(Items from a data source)
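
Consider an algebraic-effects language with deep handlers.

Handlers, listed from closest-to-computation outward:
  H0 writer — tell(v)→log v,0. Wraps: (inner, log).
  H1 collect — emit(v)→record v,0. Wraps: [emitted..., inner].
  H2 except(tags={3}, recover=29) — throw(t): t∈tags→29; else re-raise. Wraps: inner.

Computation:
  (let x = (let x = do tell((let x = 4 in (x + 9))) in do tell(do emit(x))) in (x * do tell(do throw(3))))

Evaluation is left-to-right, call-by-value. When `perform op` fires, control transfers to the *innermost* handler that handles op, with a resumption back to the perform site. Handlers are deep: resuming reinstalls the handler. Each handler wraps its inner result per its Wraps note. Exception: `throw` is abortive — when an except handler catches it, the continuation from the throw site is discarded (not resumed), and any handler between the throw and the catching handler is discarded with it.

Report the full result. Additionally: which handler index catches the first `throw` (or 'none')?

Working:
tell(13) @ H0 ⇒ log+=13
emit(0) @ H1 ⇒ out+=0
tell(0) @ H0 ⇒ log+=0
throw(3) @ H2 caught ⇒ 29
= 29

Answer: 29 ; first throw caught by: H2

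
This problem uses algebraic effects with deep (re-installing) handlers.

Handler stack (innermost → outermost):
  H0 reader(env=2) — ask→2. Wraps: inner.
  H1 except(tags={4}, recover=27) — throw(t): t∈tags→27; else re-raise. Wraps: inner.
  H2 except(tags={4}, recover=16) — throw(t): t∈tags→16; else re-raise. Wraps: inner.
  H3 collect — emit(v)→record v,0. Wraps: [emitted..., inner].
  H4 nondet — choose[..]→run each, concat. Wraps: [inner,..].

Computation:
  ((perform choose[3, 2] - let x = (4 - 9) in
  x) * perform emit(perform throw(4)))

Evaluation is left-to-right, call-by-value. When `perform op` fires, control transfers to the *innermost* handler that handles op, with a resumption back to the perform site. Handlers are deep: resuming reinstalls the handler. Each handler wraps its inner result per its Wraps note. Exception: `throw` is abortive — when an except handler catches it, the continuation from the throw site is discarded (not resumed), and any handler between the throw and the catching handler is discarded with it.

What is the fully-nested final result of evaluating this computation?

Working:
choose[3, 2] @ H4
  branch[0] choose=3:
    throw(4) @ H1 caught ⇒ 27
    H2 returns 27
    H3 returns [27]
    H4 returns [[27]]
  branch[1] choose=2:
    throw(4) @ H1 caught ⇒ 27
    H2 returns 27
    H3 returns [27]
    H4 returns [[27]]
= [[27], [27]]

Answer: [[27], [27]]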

Activity
Above are the records; please copy exactly their first line and each line after it through the line containing "H1 collect —", and no line after that.

Result of this task
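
Consider an algebraic-effects language with deep handlers.

Handlers, listed from closest-to-computation outward:
  H0 writer — tell(v)→log v,0. Wraps: (inner, log).
  H1 collect — emit(v)→record v,0. Wraps: [emitted..., inner].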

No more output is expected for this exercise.